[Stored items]
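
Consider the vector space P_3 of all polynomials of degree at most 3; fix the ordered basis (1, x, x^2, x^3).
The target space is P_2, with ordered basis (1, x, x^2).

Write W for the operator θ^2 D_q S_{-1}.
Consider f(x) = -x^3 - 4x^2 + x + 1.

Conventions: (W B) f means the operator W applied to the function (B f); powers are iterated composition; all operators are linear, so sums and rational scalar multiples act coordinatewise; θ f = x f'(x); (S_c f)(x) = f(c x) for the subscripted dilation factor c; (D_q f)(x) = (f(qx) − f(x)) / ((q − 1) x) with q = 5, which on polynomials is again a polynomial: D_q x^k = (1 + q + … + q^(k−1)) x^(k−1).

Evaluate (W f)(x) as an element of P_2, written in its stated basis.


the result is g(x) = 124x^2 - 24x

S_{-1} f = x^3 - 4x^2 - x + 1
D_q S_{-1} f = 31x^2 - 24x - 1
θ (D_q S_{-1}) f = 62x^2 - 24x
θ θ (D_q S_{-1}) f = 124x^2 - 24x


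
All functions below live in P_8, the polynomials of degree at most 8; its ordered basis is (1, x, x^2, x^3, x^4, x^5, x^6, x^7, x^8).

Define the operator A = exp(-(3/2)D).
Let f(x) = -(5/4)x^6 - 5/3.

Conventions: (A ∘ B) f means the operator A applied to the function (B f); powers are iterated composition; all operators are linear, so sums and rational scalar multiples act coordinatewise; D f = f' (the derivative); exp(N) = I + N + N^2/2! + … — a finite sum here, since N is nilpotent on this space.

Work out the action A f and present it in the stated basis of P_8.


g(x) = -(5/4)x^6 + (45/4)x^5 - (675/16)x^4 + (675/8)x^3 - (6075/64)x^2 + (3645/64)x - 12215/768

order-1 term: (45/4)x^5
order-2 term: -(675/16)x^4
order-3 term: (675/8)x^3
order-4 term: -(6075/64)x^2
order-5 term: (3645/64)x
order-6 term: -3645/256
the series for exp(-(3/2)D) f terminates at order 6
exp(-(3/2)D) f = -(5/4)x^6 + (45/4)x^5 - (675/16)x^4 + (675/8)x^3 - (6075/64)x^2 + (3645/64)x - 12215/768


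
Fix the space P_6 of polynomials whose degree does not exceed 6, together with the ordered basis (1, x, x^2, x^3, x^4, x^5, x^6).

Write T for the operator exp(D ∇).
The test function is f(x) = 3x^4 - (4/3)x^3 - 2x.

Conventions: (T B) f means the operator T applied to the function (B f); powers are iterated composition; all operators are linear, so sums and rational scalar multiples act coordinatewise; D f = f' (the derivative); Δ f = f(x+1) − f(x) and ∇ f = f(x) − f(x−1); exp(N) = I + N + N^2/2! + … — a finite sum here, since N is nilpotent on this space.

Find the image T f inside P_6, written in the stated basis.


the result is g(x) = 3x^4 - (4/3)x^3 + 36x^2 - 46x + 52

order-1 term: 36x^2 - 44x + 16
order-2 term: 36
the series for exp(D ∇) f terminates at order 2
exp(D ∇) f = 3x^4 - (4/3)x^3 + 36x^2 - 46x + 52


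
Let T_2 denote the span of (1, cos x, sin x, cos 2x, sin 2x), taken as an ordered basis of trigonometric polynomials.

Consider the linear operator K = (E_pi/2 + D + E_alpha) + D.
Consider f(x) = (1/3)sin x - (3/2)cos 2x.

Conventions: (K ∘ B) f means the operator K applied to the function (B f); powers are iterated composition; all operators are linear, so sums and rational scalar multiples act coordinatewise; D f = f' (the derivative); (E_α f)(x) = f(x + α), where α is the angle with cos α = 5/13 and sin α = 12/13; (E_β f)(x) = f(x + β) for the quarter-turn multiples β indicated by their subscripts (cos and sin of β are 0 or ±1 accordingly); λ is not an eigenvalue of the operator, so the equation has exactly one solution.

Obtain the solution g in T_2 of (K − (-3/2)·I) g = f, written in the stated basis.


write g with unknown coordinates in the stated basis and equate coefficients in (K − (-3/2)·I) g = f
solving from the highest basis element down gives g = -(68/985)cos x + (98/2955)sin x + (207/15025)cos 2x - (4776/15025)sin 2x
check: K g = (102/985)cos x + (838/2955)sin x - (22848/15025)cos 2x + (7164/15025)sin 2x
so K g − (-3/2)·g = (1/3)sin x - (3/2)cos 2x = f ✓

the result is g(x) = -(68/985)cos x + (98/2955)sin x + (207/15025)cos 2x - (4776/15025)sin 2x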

---

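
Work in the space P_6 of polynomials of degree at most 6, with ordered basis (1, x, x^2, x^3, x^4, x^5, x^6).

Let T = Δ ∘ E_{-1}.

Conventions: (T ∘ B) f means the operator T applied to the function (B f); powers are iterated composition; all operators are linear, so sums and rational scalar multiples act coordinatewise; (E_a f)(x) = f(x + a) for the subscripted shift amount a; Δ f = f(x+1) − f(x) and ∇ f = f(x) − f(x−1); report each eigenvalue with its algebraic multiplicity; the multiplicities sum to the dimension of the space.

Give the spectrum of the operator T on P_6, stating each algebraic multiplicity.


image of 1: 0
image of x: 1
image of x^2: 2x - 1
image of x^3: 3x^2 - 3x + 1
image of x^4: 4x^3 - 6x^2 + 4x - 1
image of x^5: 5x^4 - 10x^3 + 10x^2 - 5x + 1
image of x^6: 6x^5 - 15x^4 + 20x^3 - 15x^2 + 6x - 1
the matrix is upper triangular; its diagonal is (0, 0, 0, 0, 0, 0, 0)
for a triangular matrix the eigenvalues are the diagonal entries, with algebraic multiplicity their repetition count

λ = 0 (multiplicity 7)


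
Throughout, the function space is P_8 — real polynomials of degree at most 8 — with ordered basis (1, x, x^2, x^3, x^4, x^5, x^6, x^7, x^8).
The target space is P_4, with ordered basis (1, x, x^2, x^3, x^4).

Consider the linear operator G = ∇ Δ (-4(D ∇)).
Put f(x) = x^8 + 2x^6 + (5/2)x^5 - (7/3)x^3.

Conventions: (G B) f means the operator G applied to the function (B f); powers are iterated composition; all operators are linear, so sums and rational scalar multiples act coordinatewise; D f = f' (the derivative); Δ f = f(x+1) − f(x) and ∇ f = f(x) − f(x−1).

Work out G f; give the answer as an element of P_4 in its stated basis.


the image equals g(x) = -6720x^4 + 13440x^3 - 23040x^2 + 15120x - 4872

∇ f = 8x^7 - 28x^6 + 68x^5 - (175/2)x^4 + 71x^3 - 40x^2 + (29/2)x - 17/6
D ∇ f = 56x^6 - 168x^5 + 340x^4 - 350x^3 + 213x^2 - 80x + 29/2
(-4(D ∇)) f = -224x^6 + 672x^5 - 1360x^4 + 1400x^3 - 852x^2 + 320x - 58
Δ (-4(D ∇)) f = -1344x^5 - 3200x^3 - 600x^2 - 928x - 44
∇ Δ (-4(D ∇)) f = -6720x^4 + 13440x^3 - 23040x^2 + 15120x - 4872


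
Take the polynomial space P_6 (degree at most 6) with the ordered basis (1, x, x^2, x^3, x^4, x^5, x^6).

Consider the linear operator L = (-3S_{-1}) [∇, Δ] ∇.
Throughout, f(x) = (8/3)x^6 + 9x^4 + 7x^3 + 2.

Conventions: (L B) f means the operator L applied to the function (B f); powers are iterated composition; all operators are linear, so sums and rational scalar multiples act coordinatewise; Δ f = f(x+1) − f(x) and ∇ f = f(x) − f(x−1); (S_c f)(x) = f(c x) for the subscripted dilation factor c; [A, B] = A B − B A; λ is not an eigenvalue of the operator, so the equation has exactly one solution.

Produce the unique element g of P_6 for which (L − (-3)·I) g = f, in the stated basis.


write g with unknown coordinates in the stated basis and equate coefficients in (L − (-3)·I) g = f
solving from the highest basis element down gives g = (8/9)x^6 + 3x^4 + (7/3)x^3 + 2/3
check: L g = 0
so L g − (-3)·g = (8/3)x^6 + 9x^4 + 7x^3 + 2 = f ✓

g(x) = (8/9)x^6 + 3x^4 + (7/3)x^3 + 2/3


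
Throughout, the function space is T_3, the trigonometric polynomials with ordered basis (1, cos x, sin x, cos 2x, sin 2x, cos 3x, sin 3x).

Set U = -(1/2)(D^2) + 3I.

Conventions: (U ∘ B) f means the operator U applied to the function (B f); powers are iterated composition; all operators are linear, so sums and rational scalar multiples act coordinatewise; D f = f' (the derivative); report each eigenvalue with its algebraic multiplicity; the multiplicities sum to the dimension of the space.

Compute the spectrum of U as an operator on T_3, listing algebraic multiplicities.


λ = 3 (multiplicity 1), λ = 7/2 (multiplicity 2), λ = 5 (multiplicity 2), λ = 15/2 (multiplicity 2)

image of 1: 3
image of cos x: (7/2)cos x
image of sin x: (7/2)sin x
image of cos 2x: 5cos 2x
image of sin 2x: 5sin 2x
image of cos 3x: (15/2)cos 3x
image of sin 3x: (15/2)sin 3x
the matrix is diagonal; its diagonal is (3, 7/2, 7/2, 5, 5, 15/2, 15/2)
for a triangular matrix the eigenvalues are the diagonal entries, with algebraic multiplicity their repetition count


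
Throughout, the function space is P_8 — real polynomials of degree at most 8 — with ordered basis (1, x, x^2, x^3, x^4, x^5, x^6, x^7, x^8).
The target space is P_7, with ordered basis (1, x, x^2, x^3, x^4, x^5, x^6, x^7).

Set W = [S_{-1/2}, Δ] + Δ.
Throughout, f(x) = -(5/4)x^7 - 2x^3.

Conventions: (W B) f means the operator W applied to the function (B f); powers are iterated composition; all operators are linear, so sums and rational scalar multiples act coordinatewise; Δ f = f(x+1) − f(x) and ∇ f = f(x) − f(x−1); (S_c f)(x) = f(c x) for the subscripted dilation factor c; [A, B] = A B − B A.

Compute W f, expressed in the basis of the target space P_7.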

> [YOUR GOAL]
Extract every line containing the string "trigonometric" from the data above.

> [REPLY]
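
Let T_2 denote the span of (1, cos x, sin x, cos 2x, sin 2x), taken as an ordered basis of trigonometric polynomials.
Throughout, the function space is T_3, the trigonometric polynomials with ordered basis (1, cos x, sin x, cos 2x, sin 2x, cos 3x, sin 3x).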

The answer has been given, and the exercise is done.